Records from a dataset
-- -- --
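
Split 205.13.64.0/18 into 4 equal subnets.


New prefix = 18 + 2 = 20
Each subnet has 4096 addresses
  205.13.64.0/20
  205.13.80.0/20
  205.13.96.0/20
  205.13.112.0/20
Subnets: 205.13.64.0/20, 205.13.80.0/20, 205.13.96.0/20, 205.13.112.0/20


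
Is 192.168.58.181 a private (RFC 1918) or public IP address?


RFC 1918 private ranges:
  10.0.0.0/8 (10.0.0.0 - 10.255.255.255)
  172.16.0.0/12 (172.16.0.0 - 172.31.255.255)
  192.168.0.0/16 (192.168.0.0 - 192.168.255.255)
Private (in 192.168.0.0/16)


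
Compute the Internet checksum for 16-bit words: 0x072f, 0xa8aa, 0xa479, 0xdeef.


Sum all words (with carry folding):
+ 0x072f = 0x072f
+ 0xa8aa = 0xafd9
+ 0xa479 = 0x5453
+ 0xdeef = 0x3343
One's complement: ~0x3343
Checksum = 0xccbc


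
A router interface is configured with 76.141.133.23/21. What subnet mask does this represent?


/21 means 21 network bits, 11 host bits
Binary: 11111111111111111111100000000000
Mask: 255.255.248.0


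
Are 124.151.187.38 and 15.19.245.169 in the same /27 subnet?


Mask: 255.255.255.224
124.151.187.38 AND mask = 124.151.187.32
15.19.245.169 AND mask = 15.19.245.160
No, different subnets (124.151.187.32 vs 15.19.245.160)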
-- -- --
Task statement
Begin with the line that contains "A router interface" and end with the last line of the data. Repeat those two lines and all between them exactly.

Solution for this task
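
A router interface is configured with 76.141.133.23/21. What subnet mask does this represent?


/21 means 21 network bits, 11 host bits
Binary: 11111111111111111111100000000000
Mask: 255.255.248.0


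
Are 124.151.187.38 and 15.19.245.169 in the same /27 subnet?


Mask: 255.255.255.224
124.151.187.38 AND mask = 124.151.187.32
15.19.245.169 AND mask = 15.19.245.160
No, different subnets (124.151.187.32 vs 15.19.245.160)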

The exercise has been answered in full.